- [Description of the task] These entries must be printed again exactly as they are.
═══ Listed records ═══
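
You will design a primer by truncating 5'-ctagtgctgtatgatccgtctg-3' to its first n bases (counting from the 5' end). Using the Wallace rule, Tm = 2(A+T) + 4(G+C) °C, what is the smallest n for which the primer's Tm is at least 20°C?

First 6 bases: CTAGTG → Tm = 18°C (< 20°C)
First 7 bases: CTAGTGC → Tm = 22°C (≥ 20°C)
Since every base adds ≥2°C, Tm only increases with n, so the threshold is first crossed at n = 7.

n = 7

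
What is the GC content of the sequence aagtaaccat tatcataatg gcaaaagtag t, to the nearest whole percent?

C=4, G=5, T=8, A=14
G+C = 5 + 4 = 9 out of 31 bases
%GC = 9/31 × 100 = 29.03% ≈ 29%

29%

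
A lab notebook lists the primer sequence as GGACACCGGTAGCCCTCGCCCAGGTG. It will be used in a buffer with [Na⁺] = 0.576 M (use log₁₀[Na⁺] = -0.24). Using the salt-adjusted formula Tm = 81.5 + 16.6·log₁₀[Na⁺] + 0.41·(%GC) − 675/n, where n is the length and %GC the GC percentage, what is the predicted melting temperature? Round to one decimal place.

Length n = 26. G=9, A=4, T=3, C=10
G+C = 19, so %GC = 19/26 × 100 = 73.077%
Salt term: 16.6 × (-0.24) = -3.984
GC term: 0.41 × 73.077 = 29.962; length term: −675/26 = −25.962
Tm = 81.5 + (-3.984) + 29.962 − 25.962 = 81.516 → 81.5°C

81.5°C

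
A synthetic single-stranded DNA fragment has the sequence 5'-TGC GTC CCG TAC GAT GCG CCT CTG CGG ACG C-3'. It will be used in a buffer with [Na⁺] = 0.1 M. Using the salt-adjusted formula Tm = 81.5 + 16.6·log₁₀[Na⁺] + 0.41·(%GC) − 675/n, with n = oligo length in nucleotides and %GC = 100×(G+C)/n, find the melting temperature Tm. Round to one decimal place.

Length n = 31. Counting bases: G=10, C=12, A=3, T=6
G+C = 22, so %GC = 22/31 × 100 = 70.968%
Salt term: 16.6 × (-1) = -16.6
GC term: 0.41 × 70.968 = 29.097; length term: −675/31 = −21.774
Tm = 81.5 + (-16.6) + 29.097 − 21.774 = 72.223 → 72.2°C

72.2°C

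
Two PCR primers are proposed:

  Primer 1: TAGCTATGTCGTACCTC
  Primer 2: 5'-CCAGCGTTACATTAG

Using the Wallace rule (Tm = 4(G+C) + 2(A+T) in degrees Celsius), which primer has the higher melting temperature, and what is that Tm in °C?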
═══
- [Final answer]
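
You will design a primer by truncating 5'-ctagtgctgtatgatccgtctg-3' to its first n bases (counting from the 5' end). Using the Wallace rule, Tm = 2(A+T) + 4(G+C) °C, what is the smallest n for which the primer's Tm is at least 20°C?

First 6 bases: CTAGTG → Tm = 18°C (< 20°C)
First 7 bases: CTAGTGC → Tm = 22°C (≥ 20°C)
Since every base adds ≥2°C, Tm only increases with n, so the threshold is first crossed at n = 7.

n = 7

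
What is the GC content of the sequence aagtaaccat tatcataatg gcaaaagtag t, to the nearest whole percent?

C=4, G=5, T=8, A=14
G+C = 5 + 4 = 9 out of 31 bases
%GC = 9/31 × 100 = 29.03% ≈ 29%

29%

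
A lab notebook lists the primer sequence as GGACACCGGTAGCCCTCGCCCAGGTG. It will be used in a buffer with [Na⁺] = 0.576 M (use log₁₀[Na⁺] = -0.24). Using the salt-adjusted formula Tm = 81.5 + 16.6·log₁₀[Na⁺] + 0.41·(%GC) − 675/n, where n is the length and %GC the GC percentage, what is the predicted melting temperature? Round to one decimal place.

Length n = 26. G=9, A=4, T=3, C=10
G+C = 19, so %GC = 19/26 × 100 = 73.077%
Salt term: 16.6 × (-0.24) = -3.984
GC term: 0.41 × 73.077 = 29.962; length term: −675/26 = −25.962
Tm = 81.5 + (-3.984) + 29.962 − 25.962 = 81.516 → 81.5°C

81.5°C

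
A synthetic single-stranded DNA fragment has the sequence 5'-TGC GTC CCG TAC GAT GCG CCT CTG CGG ACG C-3'. It will be used in a buffer with [Na⁺] = 0.1 M. Using the salt-adjusted formula Tm = 81.5 + 16.6·log₁₀[Na⁺] + 0.41·(%GC) − 675/n, with n = oligo length in nucleotides and %GC = 100×(G+C)/n, find the melting temperature Tm. Round to one decimal place.

Length n = 31. Counting bases: G=10, C=12, A=3, T=6
G+C = 22, so %GC = 22/31 × 100 = 70.968%
Salt term: 16.6 × (-1) = -16.6
GC term: 0.41 × 70.968 = 29.097; length term: −675/31 = −21.774
Tm = 81.5 + (-16.6) + 29.097 − 21.774 = 72.223 → 72.2°C

72.2°C

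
Two PCR primers are proposed:

  Primer 1: TAGCTATGTCGTACCTC
  Primer 2: 5'-CCAGCGTTACATTAG

Using the Wallace rule (Tm = 4(G+C) + 2(A+T) in degrees Celsius), which primer has the higher melting temperature, and what is that Tm in °C?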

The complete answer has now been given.